What the task requires — Every line that contains "flight" must be located and copied from the data.

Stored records
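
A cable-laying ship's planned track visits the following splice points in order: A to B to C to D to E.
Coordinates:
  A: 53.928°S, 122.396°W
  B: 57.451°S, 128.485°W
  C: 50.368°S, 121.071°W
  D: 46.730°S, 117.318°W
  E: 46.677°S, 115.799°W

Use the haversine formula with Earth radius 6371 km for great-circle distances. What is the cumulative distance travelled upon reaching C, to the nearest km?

Leg distances:
A→B: 546.5 km  (cumulative 546.5 km)
B→C: 924.1 km  (cumulative 1470.6 km)
Cumulative distance at C ≈ 1471 km.

1471 km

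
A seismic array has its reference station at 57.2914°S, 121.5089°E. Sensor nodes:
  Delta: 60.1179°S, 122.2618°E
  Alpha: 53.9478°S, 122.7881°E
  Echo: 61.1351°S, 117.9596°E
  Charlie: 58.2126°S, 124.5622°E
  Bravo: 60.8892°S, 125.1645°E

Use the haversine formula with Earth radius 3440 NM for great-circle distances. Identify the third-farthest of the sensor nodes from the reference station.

Alpha

Distances from the reference station (57.2914°S, 121.5089°E):
Echo: 255.2 NM
Bravo: 243.6 NM
Alpha: 205.4 NM
Delta: 171.3 NM
Charlie: 112.4 NM
The third-farthest is Alpha at 205.4 NM.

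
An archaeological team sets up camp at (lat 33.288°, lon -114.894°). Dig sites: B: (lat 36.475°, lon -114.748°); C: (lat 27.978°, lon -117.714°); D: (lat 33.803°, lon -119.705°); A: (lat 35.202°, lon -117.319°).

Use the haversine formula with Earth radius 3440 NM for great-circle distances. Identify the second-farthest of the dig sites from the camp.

D

Distance to each, sorted:
C: 350.5 NM
D: 242.7 NM
B: 191.5 NM
A: 166.4 NM
The second-farthest is D at 242.7 NM.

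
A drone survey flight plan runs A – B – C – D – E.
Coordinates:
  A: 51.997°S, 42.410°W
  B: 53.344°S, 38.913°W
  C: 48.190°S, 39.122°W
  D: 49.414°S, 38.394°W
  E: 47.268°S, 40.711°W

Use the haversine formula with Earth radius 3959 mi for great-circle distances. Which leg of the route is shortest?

C–D

Leg distances:
A→B: 173.6 mi
B→C: 356.2 mi
C→D: 90.8 mi
D→E: 182.5 mi
The shortest leg is C–D at 90.8 mi.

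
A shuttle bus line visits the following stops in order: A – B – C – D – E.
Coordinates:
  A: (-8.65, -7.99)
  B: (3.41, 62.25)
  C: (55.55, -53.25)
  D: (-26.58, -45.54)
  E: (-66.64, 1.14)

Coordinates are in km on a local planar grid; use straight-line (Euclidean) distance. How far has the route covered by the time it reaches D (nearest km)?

Leg distances:
A→B: 71.3 km  (cumulative 71.3 km)
B→C: 126.7 km  (cumulative 198.0 km)
C→D: 82.5 km  (cumulative 280.5 km)
Cumulative distance at D ≈ 280 km.

280 km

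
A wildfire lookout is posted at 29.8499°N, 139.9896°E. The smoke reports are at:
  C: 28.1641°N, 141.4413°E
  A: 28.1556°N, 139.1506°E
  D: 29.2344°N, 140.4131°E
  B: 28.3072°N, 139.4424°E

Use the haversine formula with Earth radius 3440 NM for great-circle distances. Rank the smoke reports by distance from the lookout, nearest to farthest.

Distances from the lookout:
D 29.2344°N, 140.4131°E: 43.1 NM
B 28.3072°N, 139.4424°E: 97.0 NM
A 28.1556°N, 139.1506°E: 110.9 NM
C 28.1641°N, 141.4413°E: 126.7 NM

D, B, A, C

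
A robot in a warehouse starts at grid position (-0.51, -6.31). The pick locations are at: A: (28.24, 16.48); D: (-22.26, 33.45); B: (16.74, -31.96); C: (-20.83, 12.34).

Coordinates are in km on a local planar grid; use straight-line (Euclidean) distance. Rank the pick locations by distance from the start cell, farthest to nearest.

D, A, B, C

Distances from the start cell:
D (-22.26, 33.45): 45.3 km
A (28.24, 16.48): 36.7 km
B (16.74, -31.96): 30.9 km
C (-20.83, 12.34): 27.6 km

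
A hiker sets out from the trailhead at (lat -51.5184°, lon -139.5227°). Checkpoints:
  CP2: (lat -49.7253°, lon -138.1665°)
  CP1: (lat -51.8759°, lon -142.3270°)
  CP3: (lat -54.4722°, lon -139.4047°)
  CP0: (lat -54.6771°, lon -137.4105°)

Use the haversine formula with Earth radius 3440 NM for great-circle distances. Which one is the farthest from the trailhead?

Distance to each, sorted:
CP0: 204.3 NM
CP3: 177.4 NM
CP2: 119.4 NM
CP1: 106.5 NM
The farthest is CP0 at 204.3 NM.

CP0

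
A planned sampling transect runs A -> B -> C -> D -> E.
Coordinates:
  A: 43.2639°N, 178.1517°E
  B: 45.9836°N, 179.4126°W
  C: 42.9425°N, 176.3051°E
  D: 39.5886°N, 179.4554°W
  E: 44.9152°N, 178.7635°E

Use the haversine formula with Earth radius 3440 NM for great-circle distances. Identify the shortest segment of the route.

A–B

Leg distances:
A→B: 193.6 NM
B→C: 258.8 NM
C→D: 277.7 NM
D→E: 329.4 NM
The shortest leg is A–B at 193.6 NM.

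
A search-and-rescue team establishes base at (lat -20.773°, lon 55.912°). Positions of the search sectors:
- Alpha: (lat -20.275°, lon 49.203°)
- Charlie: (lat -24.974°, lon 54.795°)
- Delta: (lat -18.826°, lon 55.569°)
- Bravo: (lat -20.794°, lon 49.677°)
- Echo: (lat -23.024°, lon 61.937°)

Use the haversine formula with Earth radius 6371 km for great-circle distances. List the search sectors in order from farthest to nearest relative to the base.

Alpha, Echo, Bravo, Charlie, Delta

Distances from the base:
Alpha (lat -20.275°, lon 49.203°): 700.8 km
Echo (lat -23.024°, lon 61.937°): 670.0 km
Bravo (lat -20.794°, lon 49.677°): 648.1 km
Charlie (lat -24.974°, lon 54.795°): 480.9 km
Delta (lat -18.826°, lon 55.569°): 219.5 km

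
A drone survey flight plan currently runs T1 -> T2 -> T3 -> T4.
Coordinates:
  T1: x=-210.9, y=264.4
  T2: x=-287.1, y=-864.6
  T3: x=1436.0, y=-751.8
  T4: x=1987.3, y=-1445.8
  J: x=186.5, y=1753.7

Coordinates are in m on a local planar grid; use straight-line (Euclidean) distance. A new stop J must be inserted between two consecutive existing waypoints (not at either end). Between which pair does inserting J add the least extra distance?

Added distance for inserting J between each consecutive pair:
T1–T2: 3070.6 m
T2–T3: 3733.8 m
T3–T4: 5584.9 m
Smallest added distance is 3070.6 m, inserting between T1 and T2.

between T1 and T2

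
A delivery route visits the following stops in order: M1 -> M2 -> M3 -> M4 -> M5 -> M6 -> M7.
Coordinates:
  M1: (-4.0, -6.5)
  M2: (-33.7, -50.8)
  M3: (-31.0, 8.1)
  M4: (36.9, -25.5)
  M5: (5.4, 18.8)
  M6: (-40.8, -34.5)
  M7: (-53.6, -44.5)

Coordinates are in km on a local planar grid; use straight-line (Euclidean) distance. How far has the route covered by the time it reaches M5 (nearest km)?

Leg distances:
M1→M2: 53.3 km  (cumulative 53.3 km)
M2→M3: 59.0 km  (cumulative 112.3 km)
M3→M4: 75.8 km  (cumulative 188.1 km)
M4→M5: 54.4 km  (cumulative 242.4 km)
Cumulative distance at M5 ≈ 242 km.

242 km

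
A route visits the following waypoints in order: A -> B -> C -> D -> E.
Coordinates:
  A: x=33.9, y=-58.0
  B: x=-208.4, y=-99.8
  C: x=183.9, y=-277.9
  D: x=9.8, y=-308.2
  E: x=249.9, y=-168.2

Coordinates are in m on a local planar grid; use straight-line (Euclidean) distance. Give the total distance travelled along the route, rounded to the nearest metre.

Leg distances:
A→B: 245.9 m  (cumulative 245.9 m)
B→C: 430.8 m  (cumulative 676.7 m)
C→D: 176.7 m  (cumulative 853.4 m)
D→E: 277.9 m  (cumulative 1131.4 m)
Total route length ≈ 1131 m.

1131 m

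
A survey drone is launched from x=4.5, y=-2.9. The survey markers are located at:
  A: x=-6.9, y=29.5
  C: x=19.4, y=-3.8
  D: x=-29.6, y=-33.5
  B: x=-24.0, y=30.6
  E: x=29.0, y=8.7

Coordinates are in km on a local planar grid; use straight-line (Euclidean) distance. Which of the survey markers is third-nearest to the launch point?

Distances from the launch point (x=4.5, y=-2.9):
C: 14.9 km
E: 27.1 km
A: 34.3 km
B: 44.0 km
D: 45.8 km
The third-nearest is A at 34.3 km.

A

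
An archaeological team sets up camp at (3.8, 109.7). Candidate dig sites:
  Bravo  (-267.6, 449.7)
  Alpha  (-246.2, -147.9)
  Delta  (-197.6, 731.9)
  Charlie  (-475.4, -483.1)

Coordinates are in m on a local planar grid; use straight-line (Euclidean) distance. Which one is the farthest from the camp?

Distances from the camp ((3.8, 109.7)):
Charlie: 762.3 m
Delta: 654.0 m
Bravo: 435.0 m
Alpha: 359.0 m
The farthest is Charlie at 762.3 m.

Charlie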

Response —
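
A drone survey flight plan runs A – B – C – D – E.
A drone survey flight plan currently runs T1 -> T2 -> T3 -> T4.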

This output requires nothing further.